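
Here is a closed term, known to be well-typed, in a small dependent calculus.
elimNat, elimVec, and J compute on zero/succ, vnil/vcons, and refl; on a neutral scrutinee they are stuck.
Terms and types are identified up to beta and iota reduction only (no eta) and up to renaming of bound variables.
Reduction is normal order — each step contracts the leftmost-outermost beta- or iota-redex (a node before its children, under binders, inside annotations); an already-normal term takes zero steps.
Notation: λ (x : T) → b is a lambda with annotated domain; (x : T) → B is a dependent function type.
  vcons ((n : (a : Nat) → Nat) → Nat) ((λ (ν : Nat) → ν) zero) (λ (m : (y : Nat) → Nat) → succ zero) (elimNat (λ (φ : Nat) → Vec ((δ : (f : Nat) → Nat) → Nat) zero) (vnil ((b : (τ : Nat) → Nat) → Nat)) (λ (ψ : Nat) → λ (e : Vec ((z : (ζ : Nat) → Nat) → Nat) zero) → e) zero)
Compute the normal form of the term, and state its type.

resulting normal form:
  vcons ((n : (a : Nat) → Nat) → Nat) zero (λ (ν : (m : Nat) → Nat) → succ zero) (vnil ((y : (φ : Nat) → Nat) → Nat))
inferred type:
  Vec ((n : (a : Nat) → Nat) → Nat) (succ zero)
observation: the term reaches its normal form after 2 normal-order steps.


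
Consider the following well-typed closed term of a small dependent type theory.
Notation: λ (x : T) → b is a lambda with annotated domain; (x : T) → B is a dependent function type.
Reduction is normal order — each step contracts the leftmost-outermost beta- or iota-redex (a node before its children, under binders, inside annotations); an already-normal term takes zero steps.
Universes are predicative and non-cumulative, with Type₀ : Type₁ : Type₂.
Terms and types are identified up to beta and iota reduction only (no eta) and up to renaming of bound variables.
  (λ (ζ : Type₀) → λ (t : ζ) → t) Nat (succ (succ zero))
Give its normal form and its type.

resulting normal form:
  succ (succ zero)
inferred type:
  Nat


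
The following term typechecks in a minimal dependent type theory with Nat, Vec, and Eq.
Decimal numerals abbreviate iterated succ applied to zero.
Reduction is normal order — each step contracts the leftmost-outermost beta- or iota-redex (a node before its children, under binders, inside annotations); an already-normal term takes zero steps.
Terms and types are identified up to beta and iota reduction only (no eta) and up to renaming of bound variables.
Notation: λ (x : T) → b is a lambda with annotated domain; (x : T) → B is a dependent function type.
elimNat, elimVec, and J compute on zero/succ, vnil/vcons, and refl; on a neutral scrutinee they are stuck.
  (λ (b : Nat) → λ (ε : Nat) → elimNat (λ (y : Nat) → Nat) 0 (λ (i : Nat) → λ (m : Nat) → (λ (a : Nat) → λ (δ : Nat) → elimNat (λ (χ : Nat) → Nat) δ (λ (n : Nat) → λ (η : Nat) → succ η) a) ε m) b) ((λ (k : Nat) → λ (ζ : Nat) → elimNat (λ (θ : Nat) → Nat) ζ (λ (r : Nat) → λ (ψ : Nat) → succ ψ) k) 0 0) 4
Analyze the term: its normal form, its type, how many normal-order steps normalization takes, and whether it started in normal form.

normal form:
  0
type:
  Nat
normal-order step count: 21
started in normal form: no
first contracted redex: a beta-redex


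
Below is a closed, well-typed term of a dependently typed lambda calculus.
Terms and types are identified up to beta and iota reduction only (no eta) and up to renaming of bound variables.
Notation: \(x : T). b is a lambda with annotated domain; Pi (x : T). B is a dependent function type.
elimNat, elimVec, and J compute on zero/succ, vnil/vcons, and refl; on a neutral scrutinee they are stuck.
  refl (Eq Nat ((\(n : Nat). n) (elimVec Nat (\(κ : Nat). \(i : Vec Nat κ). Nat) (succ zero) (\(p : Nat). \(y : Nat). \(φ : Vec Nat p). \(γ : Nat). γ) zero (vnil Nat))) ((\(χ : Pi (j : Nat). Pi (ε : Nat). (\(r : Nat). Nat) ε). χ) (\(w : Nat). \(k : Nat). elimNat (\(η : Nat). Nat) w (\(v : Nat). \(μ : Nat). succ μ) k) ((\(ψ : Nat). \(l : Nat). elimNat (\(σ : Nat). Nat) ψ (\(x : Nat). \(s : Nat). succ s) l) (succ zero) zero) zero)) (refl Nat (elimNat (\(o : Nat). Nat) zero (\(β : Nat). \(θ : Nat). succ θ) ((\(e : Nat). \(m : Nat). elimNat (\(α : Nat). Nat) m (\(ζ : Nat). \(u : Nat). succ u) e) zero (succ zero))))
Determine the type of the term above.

type:
  Eq (Eq Nat (succ zero) (succ zero)) (refl Nat (succ zero)) (refl Nat (succ zero))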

^^^^^^^^

## [About this exercise]
Would you restate the entries word for word, omitting none?

## [Task answer]
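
Here is a closed term, known to be well-typed, in a small dependent calculus.
elimNat, elimVec, and J compute on zero/succ, vnil/vcons, and refl; on a neutral scrutinee they are stuck.
Terms and types are identified up to beta and iota reduction only (no eta) and up to renaming of bound variables.
Reduction is normal order — each step contracts the leftmost-outermost beta- or iota-redex (a node before its children, under binders, inside annotations); an already-normal term takes zero steps.
Notation: λ (x : T) → b is a lambda with annotated domain; (x : T) → B is a dependent function type.
  vcons ((n : (a : Nat) → Nat) → Nat) ((λ (ν : Nat) → ν) zero) (λ (m : (y : Nat) → Nat) → succ zero) (elimNat (λ (φ : Nat) → Vec ((δ : (f : Nat) → Nat) → Nat) zero) (vnil ((b : (τ : Nat) → Nat) → Nat)) (λ (ψ : Nat) → λ (e : Vec ((z : (ζ : Nat) → Nat) → Nat) zero) → e) zero)
Compute the normal form of the term, and state its type.

resulting normal form:
  vcons ((n : (a : Nat) → Nat) → Nat) zero (λ (ν : (m : Nat) → Nat) → succ zero) (vnil ((y : (φ : Nat) → Nat) → Nat))
inferred type:
  Vec ((n : (a : Nat) → Nat) → Nat) (succ zero)
observation: the term reaches its normal form after 2 normal-order steps.


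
Consider the following well-typed closed term of a small dependent type theory.
Notation: λ (x : T) → b is a lambda with annotated domain; (x : T) → B is a dependent function type.
Reduction is normal order — each step contracts the leftmost-outermost beta- or iota-redex (a node before its children, under binders, inside annotations); an already-normal term takes zero steps.
Universes are predicative and non-cumulative, with Type₀ : Type₁ : Type₂.
Terms and types are identified up to beta and iota reduction only (no eta) and up to renaming of bound variables.
  (λ (ζ : Type₀) → λ (t : ζ) → t) Nat (succ (succ zero))
Give its normal form and its type.

resulting normal form:
  succ (succ zero)
inferred type:
  Nat


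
The following term typechecks in a minimal dependent type theory with Nat, Vec, and Eq.
Decimal numerals abbreviate iterated succ applied to zero.
Reduction is normal order — each step contracts the leftmost-outermost beta- or iota-redex (a node before its children, under binders, inside annotations); an already-normal term takes zero steps.
Terms and types are identified up to beta and iota reduction only (no eta) and up to renaming of bound variables.
Notation: λ (x : T) → b is a lambda with annotated domain; (x : T) → B is a dependent function type.
elimNat, elimVec, and J compute on zero/succ, vnil/vcons, and refl; on a neutral scrutinee they are stuck.
  (λ (b : Nat) → λ (ε : Nat) → elimNat (λ (y : Nat) → Nat) 0 (λ (i : Nat) → λ (m : Nat) → (λ (a : Nat) → λ (δ : Nat) → elimNat (λ (χ : Nat) → Nat) δ (λ (n : Nat) → λ (η : Nat) → succ η) a) ε m) b) ((λ (k : Nat) → λ (ζ : Nat) → elimNat (λ (θ : Nat) → Nat) ζ (λ (r : Nat) → λ (ψ : Nat) → succ ψ) k) 0 0) 4
Analyze the term: its normal form, its type, how many normal-order steps normalization takes, and whether it started in normal form.

normal form:
  0
type:
  Nat
normal-order step count: 21
started in normal form: no
first contracted redex: a beta-redex


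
Below is a closed, well-typed term of a dependently typed lambda calculus.
Terms and types are identified up to beta and iota reduction only (no eta) and up to renaming of bound variables.
Notation: \(x : T). b is a lambda with annotated domain; Pi (x : T). B is a dependent function type.
elimNat, elimVec, and J compute on zero/succ, vnil/vcons, and refl; on a neutral scrutinee they are stuck.
  refl (Eq Nat ((\(n : Nat). n) (elimVec Nat (\(κ : Nat). \(i : Vec Nat κ). Nat) (succ zero) (\(p : Nat). \(y : Nat). \(φ : Vec Nat p). \(γ : Nat). γ) zero (vnil Nat))) ((\(χ : Pi (j : Nat). Pi (ε : Nat). (\(r : Nat). Nat) ε). χ) (\(w : Nat). \(k : Nat). elimNat (\(η : Nat). Nat) w (\(v : Nat). \(μ : Nat). succ μ) k) ((\(ψ : Nat). \(l : Nat). elimNat (\(σ : Nat). Nat) ψ (\(x : Nat). \(s : Nat). succ s) l) (succ zero) zero) zero)) (refl Nat (elimNat (\(o : Nat). Nat) zero (\(β : Nat). \(θ : Nat). succ θ) ((\(e : Nat). \(m : Nat). elimNat (\(α : Nat). Nat) m (\(ζ : Nat). \(u : Nat). succ u) e) zero (succ zero))))
Determine the type of the term above.

type:
  Eq (Eq Nat (succ zero) (succ zero)) (refl Nat (succ zero)) (refl Nat (succ zero))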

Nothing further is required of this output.